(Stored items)

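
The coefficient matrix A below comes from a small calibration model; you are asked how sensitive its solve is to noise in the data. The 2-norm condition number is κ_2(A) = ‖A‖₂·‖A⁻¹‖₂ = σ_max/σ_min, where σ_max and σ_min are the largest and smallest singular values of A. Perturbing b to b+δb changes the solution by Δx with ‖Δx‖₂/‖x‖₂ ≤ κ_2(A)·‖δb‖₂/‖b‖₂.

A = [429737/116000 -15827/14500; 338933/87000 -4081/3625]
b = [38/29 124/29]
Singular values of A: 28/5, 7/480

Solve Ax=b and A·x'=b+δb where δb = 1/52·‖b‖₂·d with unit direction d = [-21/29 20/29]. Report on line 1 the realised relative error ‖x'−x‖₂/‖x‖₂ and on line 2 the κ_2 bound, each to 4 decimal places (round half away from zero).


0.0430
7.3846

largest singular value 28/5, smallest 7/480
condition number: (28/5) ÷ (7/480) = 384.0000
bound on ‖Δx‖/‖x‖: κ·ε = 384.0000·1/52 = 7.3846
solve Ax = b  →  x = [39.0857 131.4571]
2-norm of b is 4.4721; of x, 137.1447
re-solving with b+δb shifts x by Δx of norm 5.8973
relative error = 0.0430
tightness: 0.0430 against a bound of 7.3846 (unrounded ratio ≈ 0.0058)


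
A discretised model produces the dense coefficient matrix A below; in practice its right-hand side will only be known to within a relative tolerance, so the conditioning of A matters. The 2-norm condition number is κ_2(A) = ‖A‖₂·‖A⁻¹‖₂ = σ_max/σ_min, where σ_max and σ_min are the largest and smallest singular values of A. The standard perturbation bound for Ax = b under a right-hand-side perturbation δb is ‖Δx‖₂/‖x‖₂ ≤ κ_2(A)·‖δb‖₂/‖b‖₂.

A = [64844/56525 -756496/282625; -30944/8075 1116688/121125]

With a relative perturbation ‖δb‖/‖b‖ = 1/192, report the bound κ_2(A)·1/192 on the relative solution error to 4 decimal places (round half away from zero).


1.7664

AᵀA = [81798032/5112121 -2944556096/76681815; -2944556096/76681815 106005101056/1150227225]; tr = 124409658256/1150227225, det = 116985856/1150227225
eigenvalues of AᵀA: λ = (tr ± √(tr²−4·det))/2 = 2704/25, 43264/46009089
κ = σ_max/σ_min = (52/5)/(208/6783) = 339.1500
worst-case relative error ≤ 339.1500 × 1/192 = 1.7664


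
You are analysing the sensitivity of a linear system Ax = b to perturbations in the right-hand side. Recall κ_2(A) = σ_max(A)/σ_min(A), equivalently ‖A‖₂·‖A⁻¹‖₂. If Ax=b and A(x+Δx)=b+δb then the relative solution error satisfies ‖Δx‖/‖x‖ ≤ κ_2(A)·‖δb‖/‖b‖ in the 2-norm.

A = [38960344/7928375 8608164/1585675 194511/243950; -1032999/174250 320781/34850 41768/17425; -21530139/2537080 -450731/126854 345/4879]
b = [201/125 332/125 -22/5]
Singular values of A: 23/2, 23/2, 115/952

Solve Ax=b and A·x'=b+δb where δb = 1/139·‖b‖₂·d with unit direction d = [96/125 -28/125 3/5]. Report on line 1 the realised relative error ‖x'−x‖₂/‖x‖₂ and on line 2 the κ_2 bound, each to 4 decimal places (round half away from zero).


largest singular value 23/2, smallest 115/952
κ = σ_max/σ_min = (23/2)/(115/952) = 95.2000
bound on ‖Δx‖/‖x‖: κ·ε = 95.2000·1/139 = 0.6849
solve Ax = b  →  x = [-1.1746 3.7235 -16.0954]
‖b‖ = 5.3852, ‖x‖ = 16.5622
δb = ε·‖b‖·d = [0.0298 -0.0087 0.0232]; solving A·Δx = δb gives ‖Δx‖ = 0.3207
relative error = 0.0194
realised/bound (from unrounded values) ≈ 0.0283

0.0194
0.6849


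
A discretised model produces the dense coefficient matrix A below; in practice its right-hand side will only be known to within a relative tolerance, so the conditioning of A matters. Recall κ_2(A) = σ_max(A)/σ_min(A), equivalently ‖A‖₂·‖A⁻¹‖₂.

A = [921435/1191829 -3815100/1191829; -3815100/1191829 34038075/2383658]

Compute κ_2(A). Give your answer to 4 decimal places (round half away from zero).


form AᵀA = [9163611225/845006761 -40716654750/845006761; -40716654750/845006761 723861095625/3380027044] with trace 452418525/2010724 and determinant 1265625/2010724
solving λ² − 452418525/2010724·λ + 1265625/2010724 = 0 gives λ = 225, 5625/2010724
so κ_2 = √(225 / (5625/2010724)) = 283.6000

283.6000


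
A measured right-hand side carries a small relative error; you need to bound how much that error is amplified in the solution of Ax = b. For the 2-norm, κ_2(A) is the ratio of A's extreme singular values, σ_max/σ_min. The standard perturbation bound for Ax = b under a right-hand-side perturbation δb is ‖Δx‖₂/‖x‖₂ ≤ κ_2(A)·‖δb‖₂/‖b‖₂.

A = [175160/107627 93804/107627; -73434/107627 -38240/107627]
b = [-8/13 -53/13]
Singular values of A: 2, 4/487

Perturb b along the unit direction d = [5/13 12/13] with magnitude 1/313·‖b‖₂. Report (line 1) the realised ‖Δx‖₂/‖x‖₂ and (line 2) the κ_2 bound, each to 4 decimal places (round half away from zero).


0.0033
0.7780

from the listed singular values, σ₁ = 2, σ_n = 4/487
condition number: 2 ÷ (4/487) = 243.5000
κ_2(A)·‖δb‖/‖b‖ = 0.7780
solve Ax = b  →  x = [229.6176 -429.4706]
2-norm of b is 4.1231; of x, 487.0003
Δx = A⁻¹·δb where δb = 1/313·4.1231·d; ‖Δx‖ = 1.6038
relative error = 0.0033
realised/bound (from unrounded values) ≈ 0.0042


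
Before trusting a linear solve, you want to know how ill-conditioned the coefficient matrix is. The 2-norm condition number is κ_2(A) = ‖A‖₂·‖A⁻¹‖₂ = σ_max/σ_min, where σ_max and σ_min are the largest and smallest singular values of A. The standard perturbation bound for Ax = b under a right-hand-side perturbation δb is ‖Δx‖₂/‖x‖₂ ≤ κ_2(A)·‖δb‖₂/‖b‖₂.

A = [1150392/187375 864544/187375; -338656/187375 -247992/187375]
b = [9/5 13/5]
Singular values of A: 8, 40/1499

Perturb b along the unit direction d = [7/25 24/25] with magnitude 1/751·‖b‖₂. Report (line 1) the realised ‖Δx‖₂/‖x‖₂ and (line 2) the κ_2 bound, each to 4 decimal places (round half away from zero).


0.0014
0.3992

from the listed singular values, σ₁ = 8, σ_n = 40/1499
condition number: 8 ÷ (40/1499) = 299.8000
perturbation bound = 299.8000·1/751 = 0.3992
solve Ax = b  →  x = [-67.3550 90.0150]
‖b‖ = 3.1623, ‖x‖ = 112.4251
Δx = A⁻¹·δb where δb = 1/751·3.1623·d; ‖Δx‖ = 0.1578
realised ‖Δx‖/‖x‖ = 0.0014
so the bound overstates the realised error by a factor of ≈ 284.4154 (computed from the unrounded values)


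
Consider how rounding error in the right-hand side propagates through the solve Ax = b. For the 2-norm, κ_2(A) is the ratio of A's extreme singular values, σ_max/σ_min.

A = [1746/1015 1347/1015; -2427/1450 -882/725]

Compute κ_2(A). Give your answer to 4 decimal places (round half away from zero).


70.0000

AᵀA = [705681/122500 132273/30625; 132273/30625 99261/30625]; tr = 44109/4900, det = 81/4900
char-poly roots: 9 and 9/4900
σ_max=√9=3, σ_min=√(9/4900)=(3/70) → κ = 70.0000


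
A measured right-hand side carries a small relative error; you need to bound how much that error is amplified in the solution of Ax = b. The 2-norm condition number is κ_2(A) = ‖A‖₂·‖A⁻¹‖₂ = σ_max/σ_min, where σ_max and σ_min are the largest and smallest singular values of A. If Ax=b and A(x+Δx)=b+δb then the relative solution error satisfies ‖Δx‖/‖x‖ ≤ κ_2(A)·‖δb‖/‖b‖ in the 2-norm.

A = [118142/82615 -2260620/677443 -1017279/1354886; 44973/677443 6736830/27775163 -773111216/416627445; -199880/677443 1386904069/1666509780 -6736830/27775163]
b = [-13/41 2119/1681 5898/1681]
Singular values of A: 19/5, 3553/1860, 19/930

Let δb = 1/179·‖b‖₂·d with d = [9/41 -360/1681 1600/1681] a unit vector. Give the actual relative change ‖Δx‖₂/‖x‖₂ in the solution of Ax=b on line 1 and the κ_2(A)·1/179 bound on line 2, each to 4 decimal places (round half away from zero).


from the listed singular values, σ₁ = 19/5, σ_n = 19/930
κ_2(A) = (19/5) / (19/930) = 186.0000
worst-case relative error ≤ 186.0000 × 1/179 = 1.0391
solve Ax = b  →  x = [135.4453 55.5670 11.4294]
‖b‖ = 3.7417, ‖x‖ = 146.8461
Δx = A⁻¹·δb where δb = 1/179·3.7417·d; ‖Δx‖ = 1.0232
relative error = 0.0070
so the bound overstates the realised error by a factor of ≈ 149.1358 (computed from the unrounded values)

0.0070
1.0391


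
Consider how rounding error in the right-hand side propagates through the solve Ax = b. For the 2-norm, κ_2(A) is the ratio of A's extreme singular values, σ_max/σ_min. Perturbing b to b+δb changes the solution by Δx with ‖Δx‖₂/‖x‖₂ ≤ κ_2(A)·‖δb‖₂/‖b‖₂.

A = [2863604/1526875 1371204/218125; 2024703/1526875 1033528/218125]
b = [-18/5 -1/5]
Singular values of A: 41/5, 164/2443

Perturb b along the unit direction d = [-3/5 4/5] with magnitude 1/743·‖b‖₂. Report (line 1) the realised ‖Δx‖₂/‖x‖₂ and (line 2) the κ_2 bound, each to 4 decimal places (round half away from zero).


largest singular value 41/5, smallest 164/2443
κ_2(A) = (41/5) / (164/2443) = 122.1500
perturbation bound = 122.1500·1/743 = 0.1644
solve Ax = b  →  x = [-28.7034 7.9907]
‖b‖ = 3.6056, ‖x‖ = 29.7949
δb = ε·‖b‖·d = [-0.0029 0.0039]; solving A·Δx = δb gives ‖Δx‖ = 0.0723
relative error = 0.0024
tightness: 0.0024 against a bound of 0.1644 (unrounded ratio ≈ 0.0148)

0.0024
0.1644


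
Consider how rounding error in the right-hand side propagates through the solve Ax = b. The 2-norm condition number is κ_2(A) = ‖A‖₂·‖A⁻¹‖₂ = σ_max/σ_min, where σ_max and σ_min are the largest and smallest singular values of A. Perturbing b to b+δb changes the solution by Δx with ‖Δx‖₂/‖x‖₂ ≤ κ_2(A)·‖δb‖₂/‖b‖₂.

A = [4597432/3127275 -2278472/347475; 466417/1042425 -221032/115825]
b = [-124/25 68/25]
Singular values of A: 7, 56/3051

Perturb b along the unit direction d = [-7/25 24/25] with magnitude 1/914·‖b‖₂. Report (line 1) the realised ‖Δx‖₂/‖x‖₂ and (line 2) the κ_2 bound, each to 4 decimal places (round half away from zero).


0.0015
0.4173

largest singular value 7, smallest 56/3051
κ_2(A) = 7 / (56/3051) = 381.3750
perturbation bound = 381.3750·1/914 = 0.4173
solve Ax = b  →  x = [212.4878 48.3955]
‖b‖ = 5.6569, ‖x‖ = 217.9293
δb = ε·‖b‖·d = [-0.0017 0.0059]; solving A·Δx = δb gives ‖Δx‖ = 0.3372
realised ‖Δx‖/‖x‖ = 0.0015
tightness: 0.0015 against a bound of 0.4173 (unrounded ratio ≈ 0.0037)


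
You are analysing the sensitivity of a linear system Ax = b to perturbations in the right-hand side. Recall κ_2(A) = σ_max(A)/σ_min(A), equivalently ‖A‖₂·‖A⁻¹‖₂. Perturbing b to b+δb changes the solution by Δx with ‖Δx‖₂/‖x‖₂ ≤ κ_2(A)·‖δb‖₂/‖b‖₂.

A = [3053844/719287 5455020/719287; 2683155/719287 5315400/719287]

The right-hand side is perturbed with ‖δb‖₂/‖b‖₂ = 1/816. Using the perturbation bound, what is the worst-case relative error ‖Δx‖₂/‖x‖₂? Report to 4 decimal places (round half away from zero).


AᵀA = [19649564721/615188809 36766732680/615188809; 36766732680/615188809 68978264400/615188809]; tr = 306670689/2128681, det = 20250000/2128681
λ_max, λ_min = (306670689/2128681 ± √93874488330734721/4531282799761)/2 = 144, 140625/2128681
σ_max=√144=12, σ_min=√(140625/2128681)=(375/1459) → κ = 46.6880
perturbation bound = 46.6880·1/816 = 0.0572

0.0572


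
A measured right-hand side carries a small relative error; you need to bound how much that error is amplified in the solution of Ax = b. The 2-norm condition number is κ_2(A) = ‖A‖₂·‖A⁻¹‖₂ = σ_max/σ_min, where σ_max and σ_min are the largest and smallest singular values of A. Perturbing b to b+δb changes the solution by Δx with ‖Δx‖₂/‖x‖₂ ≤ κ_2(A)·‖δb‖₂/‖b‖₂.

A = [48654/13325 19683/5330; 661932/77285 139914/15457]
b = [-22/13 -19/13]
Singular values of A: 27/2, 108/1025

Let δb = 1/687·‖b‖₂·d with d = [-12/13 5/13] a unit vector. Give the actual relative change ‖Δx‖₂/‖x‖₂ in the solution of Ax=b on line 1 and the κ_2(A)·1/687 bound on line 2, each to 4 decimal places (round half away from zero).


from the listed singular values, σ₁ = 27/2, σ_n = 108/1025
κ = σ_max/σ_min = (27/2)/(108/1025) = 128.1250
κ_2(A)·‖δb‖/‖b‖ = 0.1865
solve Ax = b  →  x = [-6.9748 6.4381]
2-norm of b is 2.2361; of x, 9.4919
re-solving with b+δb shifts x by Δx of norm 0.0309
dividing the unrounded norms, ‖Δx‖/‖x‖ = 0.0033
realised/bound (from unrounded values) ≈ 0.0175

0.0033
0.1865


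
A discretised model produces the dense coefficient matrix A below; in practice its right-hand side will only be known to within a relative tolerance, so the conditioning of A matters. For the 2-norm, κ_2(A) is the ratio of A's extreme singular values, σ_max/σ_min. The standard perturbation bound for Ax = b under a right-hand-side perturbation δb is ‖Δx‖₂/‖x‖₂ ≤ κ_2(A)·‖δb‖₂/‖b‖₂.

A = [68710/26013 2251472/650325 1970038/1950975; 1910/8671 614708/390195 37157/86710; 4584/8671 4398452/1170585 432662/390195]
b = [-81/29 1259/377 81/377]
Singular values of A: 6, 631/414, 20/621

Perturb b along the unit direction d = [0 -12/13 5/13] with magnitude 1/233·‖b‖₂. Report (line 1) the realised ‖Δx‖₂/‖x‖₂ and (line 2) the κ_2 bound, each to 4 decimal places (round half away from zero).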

## Exercise instructions
Above are the records; from them, give again exactly the lines from the one containing "solve Ax = b. The" through the one containing "b = [-124/25 68/25]", both included.

## Your solution
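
Consider how rounding error in the right-hand side propagates through the solve Ax = b. The 2-norm condition number is κ_2(A) = ‖A‖₂·‖A⁻¹‖₂ = σ_max/σ_min, where σ_max and σ_min are the largest and smallest singular values of A. Perturbing b to b+δb changes the solution by Δx with ‖Δx‖₂/‖x‖₂ ≤ κ_2(A)·‖δb‖₂/‖b‖₂.

A = [4597432/3127275 -2278472/347475; 466417/1042425 -221032/115825]
b = [-124/25 68/25]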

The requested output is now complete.